* _YOUR OBJECTIVE_:
Stop at the line containing "factor c; λ": every line of the listing from the first up to that one must be set down exactly.

* _DATASET EXTRACT_:

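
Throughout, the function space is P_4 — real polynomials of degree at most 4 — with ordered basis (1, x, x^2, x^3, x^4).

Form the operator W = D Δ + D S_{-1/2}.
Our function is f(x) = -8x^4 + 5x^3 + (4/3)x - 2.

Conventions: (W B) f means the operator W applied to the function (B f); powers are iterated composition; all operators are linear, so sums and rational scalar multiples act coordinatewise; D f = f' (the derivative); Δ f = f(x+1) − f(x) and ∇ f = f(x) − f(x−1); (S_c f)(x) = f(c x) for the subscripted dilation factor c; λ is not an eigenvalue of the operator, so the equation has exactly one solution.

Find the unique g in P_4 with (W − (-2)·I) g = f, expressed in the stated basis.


g(x) = -4x^4 + 3x^3 + (393/16)x^2 + (1829/192)x - 15115/768

write g with unknown coordinates in the stated basis and equate coefficients in (W − (-2)·I) g = f
solving from the highest basis element down gives g = -4x^4 + 3x^3 + (393/16)x^2 + (1829/192)x - 15115/768
check: W g = -x^3 - (393/8)x^2 - (567/32)x + 14347/384
so W g − (-2)·g = -8x^4 + 5x^3 + (4/3)x - 2 = f ✓


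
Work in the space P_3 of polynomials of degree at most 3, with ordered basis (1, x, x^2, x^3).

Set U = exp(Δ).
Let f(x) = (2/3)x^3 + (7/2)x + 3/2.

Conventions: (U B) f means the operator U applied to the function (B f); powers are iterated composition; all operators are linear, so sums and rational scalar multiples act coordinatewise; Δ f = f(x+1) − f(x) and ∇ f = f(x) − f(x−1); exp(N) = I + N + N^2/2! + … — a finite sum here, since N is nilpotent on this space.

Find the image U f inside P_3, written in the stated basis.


g(x) = (2/3)x^3 + 2x^2 + (15/2)x + 25/3

order-1 term: 2x^2 + 2x + 25/6
order-2 term: 2x + 2
order-3 term: 2/3
the series for exp(Δ) f terminates at order 3
exp(Δ) f = (2/3)x^3 + 2x^2 + (15/2)x + 25/3


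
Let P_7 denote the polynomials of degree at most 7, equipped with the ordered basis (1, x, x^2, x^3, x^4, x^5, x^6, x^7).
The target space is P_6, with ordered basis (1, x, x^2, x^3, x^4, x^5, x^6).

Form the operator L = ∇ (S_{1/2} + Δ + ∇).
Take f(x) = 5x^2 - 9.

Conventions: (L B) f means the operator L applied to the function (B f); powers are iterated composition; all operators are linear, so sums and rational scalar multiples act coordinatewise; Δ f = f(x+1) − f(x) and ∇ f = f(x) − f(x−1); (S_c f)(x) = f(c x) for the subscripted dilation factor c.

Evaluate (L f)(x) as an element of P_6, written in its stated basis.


g(x) = (5/2)x + 75/4

S_{1/2} f = (5/4)x^2 - 9
Δ f = 10x + 5
∇ f = 10x - 5
(S_{1/2} + Δ + ∇) f = (5/4)x^2 + 20x - 9
∇ (S_{1/2} + Δ + ∇) f = (5/2)x + 75/4


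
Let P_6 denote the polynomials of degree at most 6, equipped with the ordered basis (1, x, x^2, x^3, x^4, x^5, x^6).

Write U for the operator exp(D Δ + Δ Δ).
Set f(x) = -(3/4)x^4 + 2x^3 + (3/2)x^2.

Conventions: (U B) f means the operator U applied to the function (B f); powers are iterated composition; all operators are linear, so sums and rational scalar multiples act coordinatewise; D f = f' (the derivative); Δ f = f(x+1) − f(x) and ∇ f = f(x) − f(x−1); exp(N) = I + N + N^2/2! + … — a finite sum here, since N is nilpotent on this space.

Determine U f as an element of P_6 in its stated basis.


the result is g(x) = -(3/4)x^4 + 2x^3 - (33/2)x^2 - 3x - 51/2

order-1 term: -18x^2 - 3x + 21/2
order-2 term: -36
the series for exp(D Δ + Δ Δ) f terminates at order 2
exp(D Δ + Δ Δ) f = -(3/4)x^4 + 2x^3 - (33/2)x^2 - 3x - 51/2


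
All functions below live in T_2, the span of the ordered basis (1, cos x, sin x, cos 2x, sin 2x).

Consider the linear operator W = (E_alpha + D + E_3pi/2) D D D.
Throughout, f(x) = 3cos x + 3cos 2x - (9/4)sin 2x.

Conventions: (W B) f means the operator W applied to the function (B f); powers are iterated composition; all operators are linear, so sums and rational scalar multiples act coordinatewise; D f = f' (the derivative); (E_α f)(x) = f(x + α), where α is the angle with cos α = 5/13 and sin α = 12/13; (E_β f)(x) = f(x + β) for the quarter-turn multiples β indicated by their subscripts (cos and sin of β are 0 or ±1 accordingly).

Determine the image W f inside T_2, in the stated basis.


the image equals g(x) = (36/13)cos x + (15/13)sin x + (5808/169)cos 2x - (15156/169)sin 2x

D f = -3sin x - (9/2)cos 2x - 6sin 2x
D D f = -3cos x - 12cos 2x + 9sin 2x
D (D D) f = 3sin x + 18cos 2x + 24sin 2x
E_alpha D (D D) f = (36/13)cos x + (15/13)sin x + (738/169)cos 2x - (5016/169)sin 2x
D D (D D) f = 3cos x + 48cos 2x - 36sin 2x
E_3pi/2 D (D D) f = -3cos x - 18cos 2x - 24sin 2x
(E_alpha + D + E_3pi/2) D (D D) f = (36/13)cos x + (15/13)sin x + (5808/169)cos 2x - (15156/169)sin 2x


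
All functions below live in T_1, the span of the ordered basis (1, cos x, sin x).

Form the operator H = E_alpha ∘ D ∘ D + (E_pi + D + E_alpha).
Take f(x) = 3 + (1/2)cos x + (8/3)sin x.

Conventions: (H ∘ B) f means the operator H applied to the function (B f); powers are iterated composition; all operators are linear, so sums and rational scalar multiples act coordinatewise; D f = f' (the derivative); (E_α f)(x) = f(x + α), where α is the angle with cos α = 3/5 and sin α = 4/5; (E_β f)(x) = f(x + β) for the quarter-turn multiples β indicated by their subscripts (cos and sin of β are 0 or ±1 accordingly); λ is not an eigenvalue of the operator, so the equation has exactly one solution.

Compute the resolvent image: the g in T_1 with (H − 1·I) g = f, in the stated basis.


the image equals g(x) = 3 - (11/15)cos x - (29/30)sin x

write g with unknown coordinates in the stated basis and equate coefficients in (H − 1·I) g = f
solving from the highest basis element down gives g = 3 - (11/15)cos x - (29/30)sin x
check: H g = 6 - (7/30)cos x + (17/10)sin x
so H g − 1·g = 3 + (1/2)cos x + (8/3)sin x = f ✓


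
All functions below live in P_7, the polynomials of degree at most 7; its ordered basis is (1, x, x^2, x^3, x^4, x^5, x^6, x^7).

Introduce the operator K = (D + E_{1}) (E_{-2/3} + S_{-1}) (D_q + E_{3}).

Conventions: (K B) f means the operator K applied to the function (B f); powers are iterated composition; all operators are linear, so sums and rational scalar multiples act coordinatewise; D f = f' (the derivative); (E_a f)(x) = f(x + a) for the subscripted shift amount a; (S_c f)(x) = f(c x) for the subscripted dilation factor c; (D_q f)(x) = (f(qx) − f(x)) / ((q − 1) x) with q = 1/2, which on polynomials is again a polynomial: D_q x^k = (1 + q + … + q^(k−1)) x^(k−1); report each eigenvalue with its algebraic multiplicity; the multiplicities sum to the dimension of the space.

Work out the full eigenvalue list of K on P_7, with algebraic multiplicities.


λ = 0 (multiplicity 4), λ = 2 (multiplicity 4)

image of 1: 2
image of x: 22/3
image of x^2: 2x^2 + (20/3)x + 115/9
image of x^3: (39/2)x^2 + 65x + 1835/54
image of x^4: 2x^4 + (40/3)x^3 + (947/12)x^2 + (14957/54)x + 26881/324
image of x^5: (733/24)x^4 + (3665/18)x^3 + (36841/108)x^2 + (109328/81)x + 362357/1944
image of x^6: 2x^6 + 20x^5 + (9605/48)x^4 + (151595/108)x^3 + (268135/216)x^2 + (903151/162)x + 4580611/11664
image of x^7: (3965/96)x^6 + (19825/48)x^5 + (1033645/864)x^4 + (762500/81)x^3 + (10150889/2592)x^2 + (129988415/5832)x + 50919065/69984
the matrix is upper triangular; its diagonal is (2, 0, 2, 0, 2, 0, 2, 0)
for a triangular matrix the eigenvalues are the diagonal entries, with algebraic multiplicity their repetition count


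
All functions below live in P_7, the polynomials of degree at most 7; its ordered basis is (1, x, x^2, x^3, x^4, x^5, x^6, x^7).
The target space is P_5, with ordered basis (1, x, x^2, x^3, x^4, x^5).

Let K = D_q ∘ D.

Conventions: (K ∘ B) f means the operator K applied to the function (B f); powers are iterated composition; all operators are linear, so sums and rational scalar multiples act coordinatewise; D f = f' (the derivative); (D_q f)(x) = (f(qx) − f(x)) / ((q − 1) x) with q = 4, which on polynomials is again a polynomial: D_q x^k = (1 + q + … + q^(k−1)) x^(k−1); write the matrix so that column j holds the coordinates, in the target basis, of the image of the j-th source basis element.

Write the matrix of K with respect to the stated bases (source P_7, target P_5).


the matrix is [[0, 0, 2, 0, 0, 0, 0, 0]; [0, 0, 0, 15, 0, 0, 0, 0]; [0, 0, 0, 0, 84, 0, 0, 0]; [0, 0, 0, 0, 0, 425, 0, 0]; [0, 0, 0, 0, 0, 0, 2046, 0]; [0, 0, 0, 0, 0, 0, 0, 9555]] (rows listed top to bottom)

image of 1: 0
image of x: 0
image of x^2: 2
image of x^3: 15x
image of x^4: 84x^2
image of x^5: 425x^3
image of x^6: 2046x^4
image of x^7: 9555x^5
each image's coordinates form column j of the matrix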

* _TASK ANSWER_:
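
Throughout, the function space is P_4 — real polynomials of degree at most 4 — with ordered basis (1, x, x^2, x^3, x^4).

Form the operator W = D Δ + D S_{-1/2}.
Our function is f(x) = -8x^4 + 5x^3 + (4/3)x - 2.

Conventions: (W B) f means the operator W applied to the function (B f); powers are iterated composition; all operators are linear, so sums and rational scalar multiples act coordinatewise; D f = f' (the derivative); Δ f = f(x+1) − f(x) and ∇ f = f(x) − f(x−1); (S_c f)(x) = f(c x) for the subscripted dilation factor c; λ is not an eigenvalue of the operator, so the equation has exactly one solution.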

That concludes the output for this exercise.